Dataset entries:

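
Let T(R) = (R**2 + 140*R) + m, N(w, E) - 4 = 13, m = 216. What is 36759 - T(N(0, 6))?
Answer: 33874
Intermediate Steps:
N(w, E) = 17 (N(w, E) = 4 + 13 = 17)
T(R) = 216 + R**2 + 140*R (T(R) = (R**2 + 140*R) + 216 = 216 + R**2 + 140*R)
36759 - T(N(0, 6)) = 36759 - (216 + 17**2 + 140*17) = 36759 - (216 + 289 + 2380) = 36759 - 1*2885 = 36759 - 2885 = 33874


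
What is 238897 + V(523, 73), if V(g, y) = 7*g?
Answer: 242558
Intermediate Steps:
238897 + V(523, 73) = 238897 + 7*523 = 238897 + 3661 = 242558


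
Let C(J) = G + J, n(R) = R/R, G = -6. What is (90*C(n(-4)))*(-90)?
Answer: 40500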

TRY IT:
Whatever the entries above contain, reproduce all of them exactly.

RESULT:
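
Let T(R) = (R**2 + 140*R) + m, N(w, E) - 4 = 13, m = 216. What is 36759 - T(N(0, 6))?
Answer: 33874
Intermediate Steps:
N(w, E) = 17 (N(w, E) = 4 + 13 = 17)
T(R) = 216 + R**2 + 140*R (T(R) = (R**2 + 140*R) + 216 = 216 + R**2 + 140*R)
36759 - T(N(0, 6)) = 36759 - (216 + 17**2 + 140*17) = 36759 - (216 + 289 + 2380) = 36759 - 1*2885 = 36759 - 2885 = 33874


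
What is 238897 + V(523, 73), if V(g, y) = 7*g?
Answer: 242558
Intermediate Steps:
238897 + V(523, 73) = 238897 + 7*523 = 238897 + 3661 = 242558


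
Let C(J) = G + J, n(R) = R/R, G = -6. What is (90*C(n(-4)))*(-90)?
Answer: 40500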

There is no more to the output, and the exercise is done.